%%

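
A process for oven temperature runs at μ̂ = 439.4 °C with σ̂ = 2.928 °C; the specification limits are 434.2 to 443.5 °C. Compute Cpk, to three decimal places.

0.467

Cpu = (USL − μ̂) / (3σ̂) = (443.5 − 439.4) / (3 × 2.928) = 0.4668; Cpl = (μ̂ − LSL) / (3σ̂) = (439.4 − 434.2) / (3 × 2.928) = 0.5920; Cpk = min(Cpu, Cpl) = 0.4668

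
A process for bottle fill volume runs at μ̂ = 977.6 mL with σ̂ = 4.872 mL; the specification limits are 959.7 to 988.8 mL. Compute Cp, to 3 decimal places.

Cp = (USL − LSL) / (6σ̂) = (988.8 − 959.7) / (6 × 4.872) = 29.1000 / 29.2320 = 0.9955

0.995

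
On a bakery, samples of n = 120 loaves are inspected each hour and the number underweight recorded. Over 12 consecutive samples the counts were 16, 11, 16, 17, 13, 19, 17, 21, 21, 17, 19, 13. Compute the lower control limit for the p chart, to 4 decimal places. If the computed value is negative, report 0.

0.0442

p̄ = Σdᵢ / (k·n) = 200 / (12 × 120) = 0.13889
LCL = p̄ − 3·√(p̄(1−p̄)/n) = 0.13889 − 3 × 0.03157 = 0.04418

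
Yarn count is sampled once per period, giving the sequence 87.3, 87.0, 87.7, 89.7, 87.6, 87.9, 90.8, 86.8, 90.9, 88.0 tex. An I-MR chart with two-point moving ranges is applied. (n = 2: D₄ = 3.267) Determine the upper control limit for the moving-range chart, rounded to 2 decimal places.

Moving ranges: 0.3, 0.7, 2.0, 2.1, 0.3, 2.9, 4.0, 4.1, 2.9; M̄R̄ = 19.3000 / 9 = 2.1444
UCL_MR = D₄·M̄R̄ = 3.267 × 2.1444 = 7.0059

7.01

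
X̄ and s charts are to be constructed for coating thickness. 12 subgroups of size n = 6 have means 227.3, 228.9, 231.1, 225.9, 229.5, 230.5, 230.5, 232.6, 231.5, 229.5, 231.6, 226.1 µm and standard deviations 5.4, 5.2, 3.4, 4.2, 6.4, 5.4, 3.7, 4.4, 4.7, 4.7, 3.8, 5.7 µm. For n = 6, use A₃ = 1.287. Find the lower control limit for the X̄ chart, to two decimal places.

X̄̄ = (227.3 + 228.9 + 231.1 + 225.9 + 229.5 + 230.5 + 230.5 + 232.6 + 231.5 + 229.5 + 231.6 + 226.1) / 12 = 229.5833
s̄ = (5.4 + 5.2 + 3.4 + 4.2 + 6.4 + 5.4 + 3.7 + 4.4 + 4.7 + 4.7 + 3.8 + 5.7) / 12 = 4.7500
LCL = X̄̄ − A₃·s̄ = 229.5833 − 1.287 × 4.7500 = 223.4701

223.47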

%%

## [Requirement]
The full data, transcribed without change, is the expected answer.

## [Exercise output]
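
A process for oven temperature runs at μ̂ = 439.4 °C with σ̂ = 2.928 °C; the specification limits are 434.2 to 443.5 °C. Compute Cpk, to three decimal places.

0.467

Cpu = (USL − μ̂) / (3σ̂) = (443.5 − 439.4) / (3 × 2.928) = 0.4668; Cpl = (μ̂ − LSL) / (3σ̂) = (439.4 − 434.2) / (3 × 2.928) = 0.5920; Cpk = min(Cpu, Cpl) = 0.4668

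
A process for bottle fill volume runs at μ̂ = 977.6 mL with σ̂ = 4.872 mL; the specification limits are 959.7 to 988.8 mL. Compute Cp, to 3 decimal places.

Cp = (USL − LSL) / (6σ̂) = (988.8 − 959.7) / (6 × 4.872) = 29.1000 / 29.2320 = 0.9955

0.995

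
On a bakery, samples of n = 120 loaves are inspected each hour and the number underweight recorded. Over 12 consecutive samples the counts were 16, 11, 16, 17, 13, 19, 17, 21, 21, 17, 19, 13. Compute the lower control limit for the p chart, to 4 decimal places. If the computed value is negative, report 0.

0.0442

p̄ = Σdᵢ / (k·n) = 200 / (12 × 120) = 0.13889
LCL = p̄ − 3·√(p̄(1−p̄)/n) = 0.13889 − 3 × 0.03157 = 0.04418

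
Yarn count is sampled once per period, giving the sequence 87.3, 87.0, 87.7, 89.7, 87.6, 87.9, 90.8, 86.8, 90.9, 88.0 tex. An I-MR chart with two-point moving ranges is applied. (n = 2: D₄ = 3.267) Determine the upper control limit for the moving-range chart, rounded to 2 decimal places.

Moving ranges: 0.3, 0.7, 2.0, 2.1, 0.3, 2.9, 4.0, 4.1, 2.9; M̄R̄ = 19.3000 / 9 = 2.1444
UCL_MR = D₄·M̄R̄ = 3.267 × 2.1444 = 7.0059

7.01

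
X̄ and s charts are to be constructed for coating thickness. 12 subgroups of size n = 6 have means 227.3, 228.9, 231.1, 225.9, 229.5, 230.5, 230.5, 232.6, 231.5, 229.5, 231.6, 226.1 µm and standard deviations 5.4, 5.2, 3.4, 4.2, 6.4, 5.4, 3.7, 4.4, 4.7, 4.7, 3.8, 5.7 µm. For n = 6, use A₃ = 1.287. Find the lower control limit for the X̄ chart, to two decimal places.

X̄̄ = (227.3 + 228.9 + 231.1 + 225.9 + 229.5 + 230.5 + 230.5 + 232.6 + 231.5 + 229.5 + 231.6 + 226.1) / 12 = 229.5833
s̄ = (5.4 + 5.2 + 3.4 + 4.2 + 6.4 + 5.4 + 3.7 + 4.4 + 4.7 + 4.7 + 3.8 + 5.7) / 12 = 4.7500
LCL = X̄̄ − A₃·s̄ = 229.5833 − 1.287 × 4.7500 = 223.4701

223.47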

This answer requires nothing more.